EXTRACTED MATERIAL START

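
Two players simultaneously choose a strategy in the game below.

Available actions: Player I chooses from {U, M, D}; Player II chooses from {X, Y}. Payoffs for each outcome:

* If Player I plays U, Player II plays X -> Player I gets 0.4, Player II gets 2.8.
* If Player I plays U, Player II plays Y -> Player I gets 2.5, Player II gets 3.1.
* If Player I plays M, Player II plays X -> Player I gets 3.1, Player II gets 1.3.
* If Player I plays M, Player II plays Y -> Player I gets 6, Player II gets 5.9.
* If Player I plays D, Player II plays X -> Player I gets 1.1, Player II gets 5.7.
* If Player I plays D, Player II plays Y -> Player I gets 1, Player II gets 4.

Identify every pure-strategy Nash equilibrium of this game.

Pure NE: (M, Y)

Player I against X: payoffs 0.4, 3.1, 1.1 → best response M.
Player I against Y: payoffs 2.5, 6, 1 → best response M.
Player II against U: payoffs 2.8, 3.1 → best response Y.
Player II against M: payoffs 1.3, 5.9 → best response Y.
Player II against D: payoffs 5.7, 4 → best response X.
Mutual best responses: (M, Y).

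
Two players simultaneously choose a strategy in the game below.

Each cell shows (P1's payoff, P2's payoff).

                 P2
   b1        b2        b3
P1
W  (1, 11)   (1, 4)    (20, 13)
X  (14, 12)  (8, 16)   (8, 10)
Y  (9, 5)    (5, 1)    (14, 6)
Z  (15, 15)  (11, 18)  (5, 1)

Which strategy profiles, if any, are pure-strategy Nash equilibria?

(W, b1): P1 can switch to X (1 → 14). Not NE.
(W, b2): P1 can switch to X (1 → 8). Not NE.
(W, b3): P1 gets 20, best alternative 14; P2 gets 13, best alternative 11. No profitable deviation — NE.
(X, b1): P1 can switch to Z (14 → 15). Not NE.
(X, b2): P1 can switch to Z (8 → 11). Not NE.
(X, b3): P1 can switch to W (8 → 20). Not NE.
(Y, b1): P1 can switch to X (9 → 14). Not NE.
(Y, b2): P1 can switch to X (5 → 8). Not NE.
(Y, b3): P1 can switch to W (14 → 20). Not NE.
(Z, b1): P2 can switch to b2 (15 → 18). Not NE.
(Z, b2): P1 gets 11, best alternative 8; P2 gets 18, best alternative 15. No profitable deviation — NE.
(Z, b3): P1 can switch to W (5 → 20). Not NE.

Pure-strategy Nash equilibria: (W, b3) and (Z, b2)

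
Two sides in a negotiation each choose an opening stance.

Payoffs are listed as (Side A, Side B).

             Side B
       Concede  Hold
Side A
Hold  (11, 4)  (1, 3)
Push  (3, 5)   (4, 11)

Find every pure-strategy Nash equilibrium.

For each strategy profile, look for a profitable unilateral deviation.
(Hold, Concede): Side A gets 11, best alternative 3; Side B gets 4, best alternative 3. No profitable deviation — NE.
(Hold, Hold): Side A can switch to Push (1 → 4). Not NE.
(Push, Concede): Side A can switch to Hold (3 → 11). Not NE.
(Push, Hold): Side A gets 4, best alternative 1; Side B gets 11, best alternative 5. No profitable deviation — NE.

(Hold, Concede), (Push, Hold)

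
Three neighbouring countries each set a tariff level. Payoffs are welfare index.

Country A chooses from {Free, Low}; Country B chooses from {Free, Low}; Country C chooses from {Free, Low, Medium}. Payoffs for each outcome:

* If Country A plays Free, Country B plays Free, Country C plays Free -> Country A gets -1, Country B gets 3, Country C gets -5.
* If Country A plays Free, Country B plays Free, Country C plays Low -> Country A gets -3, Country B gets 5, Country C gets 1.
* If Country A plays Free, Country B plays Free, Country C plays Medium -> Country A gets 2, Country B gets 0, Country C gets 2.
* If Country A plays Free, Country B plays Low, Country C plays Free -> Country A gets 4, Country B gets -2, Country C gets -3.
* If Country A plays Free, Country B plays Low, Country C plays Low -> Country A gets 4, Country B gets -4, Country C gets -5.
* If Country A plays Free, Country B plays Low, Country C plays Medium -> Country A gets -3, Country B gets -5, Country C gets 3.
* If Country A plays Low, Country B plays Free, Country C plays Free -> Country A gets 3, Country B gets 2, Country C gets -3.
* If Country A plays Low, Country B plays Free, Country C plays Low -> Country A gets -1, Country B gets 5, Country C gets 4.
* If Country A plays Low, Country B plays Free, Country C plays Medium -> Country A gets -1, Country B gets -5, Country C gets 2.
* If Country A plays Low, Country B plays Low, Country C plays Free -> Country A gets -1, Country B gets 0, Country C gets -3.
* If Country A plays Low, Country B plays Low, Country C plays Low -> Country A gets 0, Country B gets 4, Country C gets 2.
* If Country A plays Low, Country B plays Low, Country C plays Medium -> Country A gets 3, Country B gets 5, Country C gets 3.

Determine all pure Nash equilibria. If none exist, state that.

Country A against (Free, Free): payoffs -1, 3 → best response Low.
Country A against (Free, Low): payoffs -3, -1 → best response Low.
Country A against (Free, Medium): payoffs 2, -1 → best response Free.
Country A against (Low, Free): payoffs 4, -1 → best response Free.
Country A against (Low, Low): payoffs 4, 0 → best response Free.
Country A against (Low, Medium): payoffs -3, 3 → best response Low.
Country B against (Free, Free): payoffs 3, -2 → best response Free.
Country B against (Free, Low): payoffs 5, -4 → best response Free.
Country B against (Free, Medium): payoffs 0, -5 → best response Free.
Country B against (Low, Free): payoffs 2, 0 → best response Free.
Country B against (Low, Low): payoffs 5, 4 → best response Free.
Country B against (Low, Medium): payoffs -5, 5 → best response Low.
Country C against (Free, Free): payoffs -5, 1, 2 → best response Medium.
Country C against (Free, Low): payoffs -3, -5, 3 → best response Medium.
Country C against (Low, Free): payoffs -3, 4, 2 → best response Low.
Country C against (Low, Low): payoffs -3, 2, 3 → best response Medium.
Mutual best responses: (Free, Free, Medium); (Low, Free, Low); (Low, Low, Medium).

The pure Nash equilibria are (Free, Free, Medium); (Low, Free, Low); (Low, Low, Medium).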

EXTRACTED MATERIAL END

Lines holding the string "chooses" must be copied out of the entries above.

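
Available actions: Player I chooses from {U, M, D}; Player II chooses from {X, Y}. Payoffs for each outcome:
Country A chooses from {Free, Low}; Country B chooses from {Free, Low}; Country C chooses from {Free, Low, Medium}. Payoffs for each outcome: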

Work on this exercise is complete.